PROMPT:
What is needed is an exact copy of the data that follows.

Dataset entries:
= = =
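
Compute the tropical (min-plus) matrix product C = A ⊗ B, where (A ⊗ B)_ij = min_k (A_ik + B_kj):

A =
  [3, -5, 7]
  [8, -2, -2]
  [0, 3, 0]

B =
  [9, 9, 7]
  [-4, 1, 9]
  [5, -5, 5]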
= = =
EXPECTED ANSWER:
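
Compute the tropical (min-plus) matrix product C = A ⊗ B, where (A ⊗ B)_ij = min_k (A_ik + B_kj):

A =
  [3, -5, 7]
  [8, -2, -2]
  [0, 3, 0]

B =
  [9, 9, 7]
  [-4, 1, 9]
  [5, -5, 5]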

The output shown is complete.